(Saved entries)
^^^^

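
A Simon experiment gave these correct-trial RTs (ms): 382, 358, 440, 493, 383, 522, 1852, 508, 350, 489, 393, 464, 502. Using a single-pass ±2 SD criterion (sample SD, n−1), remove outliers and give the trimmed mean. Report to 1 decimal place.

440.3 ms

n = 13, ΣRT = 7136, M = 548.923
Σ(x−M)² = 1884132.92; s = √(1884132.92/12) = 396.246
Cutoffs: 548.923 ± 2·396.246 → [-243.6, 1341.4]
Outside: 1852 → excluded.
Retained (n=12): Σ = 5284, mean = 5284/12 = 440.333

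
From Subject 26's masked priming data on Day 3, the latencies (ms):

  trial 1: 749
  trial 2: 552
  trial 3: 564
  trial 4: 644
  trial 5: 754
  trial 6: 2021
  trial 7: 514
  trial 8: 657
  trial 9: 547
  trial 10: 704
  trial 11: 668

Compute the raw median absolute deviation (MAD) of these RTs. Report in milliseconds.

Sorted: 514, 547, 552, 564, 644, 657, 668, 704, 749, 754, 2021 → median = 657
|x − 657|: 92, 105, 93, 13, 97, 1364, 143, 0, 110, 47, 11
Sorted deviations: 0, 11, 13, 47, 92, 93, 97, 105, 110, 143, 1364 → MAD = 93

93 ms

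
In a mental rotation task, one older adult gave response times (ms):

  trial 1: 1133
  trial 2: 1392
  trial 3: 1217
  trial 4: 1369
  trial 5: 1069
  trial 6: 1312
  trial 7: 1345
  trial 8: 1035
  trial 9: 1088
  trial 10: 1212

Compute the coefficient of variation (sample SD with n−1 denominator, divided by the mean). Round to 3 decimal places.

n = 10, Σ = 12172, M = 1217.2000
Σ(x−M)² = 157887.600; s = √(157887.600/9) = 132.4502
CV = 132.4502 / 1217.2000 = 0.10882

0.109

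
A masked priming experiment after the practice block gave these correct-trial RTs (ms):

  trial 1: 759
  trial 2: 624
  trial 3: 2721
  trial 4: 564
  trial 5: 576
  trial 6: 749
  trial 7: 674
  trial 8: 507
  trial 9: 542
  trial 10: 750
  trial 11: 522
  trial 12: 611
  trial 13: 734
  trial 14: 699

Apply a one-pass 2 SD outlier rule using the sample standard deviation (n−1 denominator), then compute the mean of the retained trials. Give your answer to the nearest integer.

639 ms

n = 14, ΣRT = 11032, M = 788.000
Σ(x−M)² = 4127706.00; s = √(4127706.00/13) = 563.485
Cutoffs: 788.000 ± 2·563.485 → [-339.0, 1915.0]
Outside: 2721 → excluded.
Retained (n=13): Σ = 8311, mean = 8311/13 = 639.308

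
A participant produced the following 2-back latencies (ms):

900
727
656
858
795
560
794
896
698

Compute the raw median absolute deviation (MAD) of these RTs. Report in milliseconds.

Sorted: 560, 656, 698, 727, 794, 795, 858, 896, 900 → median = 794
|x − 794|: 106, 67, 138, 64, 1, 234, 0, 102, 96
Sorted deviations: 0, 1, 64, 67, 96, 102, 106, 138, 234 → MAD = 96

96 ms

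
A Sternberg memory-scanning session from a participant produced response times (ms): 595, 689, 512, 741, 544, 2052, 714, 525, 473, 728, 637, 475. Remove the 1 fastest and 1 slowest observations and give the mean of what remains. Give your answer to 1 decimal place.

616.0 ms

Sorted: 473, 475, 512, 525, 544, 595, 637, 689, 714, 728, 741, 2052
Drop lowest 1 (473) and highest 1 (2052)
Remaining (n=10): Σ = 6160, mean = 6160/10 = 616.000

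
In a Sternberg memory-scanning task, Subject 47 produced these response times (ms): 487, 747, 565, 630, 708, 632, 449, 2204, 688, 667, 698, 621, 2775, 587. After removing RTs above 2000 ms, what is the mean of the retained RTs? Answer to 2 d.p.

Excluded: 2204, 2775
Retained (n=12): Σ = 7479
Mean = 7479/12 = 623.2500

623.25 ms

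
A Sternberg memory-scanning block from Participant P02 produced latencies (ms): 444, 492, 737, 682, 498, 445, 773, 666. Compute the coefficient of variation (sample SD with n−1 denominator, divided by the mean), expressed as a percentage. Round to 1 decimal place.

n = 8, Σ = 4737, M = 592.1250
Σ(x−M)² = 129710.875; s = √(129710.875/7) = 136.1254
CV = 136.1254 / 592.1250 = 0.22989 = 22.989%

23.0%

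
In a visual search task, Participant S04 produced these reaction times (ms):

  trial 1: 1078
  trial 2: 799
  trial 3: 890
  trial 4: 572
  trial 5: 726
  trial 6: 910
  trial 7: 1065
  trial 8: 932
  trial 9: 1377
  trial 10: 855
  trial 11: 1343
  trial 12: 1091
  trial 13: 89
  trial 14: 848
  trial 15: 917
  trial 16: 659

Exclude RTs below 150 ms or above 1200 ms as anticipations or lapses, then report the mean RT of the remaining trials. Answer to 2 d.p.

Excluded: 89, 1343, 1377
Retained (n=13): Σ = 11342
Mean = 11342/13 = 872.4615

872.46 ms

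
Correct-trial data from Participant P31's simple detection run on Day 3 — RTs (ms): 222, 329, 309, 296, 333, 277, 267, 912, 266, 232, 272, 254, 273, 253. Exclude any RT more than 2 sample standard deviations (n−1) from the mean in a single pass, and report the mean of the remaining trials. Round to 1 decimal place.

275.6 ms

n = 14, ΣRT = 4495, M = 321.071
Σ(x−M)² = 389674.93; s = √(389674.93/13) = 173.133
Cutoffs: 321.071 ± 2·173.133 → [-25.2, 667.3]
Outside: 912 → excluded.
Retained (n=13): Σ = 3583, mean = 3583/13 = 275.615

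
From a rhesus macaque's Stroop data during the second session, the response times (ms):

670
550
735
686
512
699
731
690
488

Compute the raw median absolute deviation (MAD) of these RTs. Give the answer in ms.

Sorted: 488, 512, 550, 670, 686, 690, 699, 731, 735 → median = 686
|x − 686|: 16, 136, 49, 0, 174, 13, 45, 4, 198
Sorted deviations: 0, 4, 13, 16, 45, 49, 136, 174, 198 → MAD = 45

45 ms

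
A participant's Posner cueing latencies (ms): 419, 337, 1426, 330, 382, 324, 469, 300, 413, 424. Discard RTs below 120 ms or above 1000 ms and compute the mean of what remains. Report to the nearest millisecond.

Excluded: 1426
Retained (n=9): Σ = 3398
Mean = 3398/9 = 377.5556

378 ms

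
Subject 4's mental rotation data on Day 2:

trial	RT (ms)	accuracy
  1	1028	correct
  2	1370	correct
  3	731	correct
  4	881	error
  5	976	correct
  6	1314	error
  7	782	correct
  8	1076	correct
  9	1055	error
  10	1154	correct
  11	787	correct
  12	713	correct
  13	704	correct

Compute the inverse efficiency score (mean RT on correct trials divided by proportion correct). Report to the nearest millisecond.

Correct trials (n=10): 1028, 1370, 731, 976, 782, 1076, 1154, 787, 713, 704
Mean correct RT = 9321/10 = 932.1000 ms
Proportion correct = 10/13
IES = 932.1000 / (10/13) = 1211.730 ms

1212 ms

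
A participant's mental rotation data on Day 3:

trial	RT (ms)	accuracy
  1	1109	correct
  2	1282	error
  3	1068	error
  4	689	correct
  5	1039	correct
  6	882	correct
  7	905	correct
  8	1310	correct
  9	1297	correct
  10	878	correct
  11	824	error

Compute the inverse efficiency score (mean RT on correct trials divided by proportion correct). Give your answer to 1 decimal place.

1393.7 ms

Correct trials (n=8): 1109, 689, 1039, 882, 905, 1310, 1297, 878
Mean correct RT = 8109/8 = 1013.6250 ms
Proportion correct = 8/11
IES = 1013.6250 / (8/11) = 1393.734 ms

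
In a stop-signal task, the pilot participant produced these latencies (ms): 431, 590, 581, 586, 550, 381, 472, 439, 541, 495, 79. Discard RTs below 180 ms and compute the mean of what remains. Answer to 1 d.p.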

^^^^

> What you should do: Please copy out each line in the entries that mentions the string "error".

> Result of this exercise:
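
  4	881	error
  6	1314	error
  9	1055	error
  2	1282	error
  3	1068	error
  11	824	error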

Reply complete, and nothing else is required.